> _How to complete this task_:
Please print every line from the one containing "What is 11344/p(-301), if" through the last line of the records below, exactly as written and nothing more.
------------------------------------------------
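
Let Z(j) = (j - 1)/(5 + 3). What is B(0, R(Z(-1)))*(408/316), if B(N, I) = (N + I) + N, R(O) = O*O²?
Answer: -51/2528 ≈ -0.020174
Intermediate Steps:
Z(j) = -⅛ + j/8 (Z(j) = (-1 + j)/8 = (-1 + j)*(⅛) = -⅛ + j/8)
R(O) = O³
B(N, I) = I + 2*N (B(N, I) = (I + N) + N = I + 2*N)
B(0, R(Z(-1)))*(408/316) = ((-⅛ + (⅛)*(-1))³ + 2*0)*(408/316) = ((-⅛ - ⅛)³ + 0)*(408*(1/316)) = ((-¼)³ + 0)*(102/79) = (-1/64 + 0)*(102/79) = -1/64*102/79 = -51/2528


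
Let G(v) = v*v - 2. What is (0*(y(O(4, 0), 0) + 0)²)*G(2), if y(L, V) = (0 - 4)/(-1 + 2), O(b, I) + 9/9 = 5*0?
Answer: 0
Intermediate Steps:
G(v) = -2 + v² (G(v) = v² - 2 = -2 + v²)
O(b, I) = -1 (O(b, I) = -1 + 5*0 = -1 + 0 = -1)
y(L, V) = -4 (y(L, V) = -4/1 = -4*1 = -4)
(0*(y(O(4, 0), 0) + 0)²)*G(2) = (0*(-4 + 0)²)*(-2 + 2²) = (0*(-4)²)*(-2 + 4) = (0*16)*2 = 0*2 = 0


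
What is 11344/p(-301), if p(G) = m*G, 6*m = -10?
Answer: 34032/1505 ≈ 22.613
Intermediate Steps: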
------------------------------------------------
> _Answer to this exercise_:
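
What is 11344/p(-301), if p(G) = m*G, 6*m = -10?
Answer: 34032/1505 ≈ 22.613
Intermediate Steps: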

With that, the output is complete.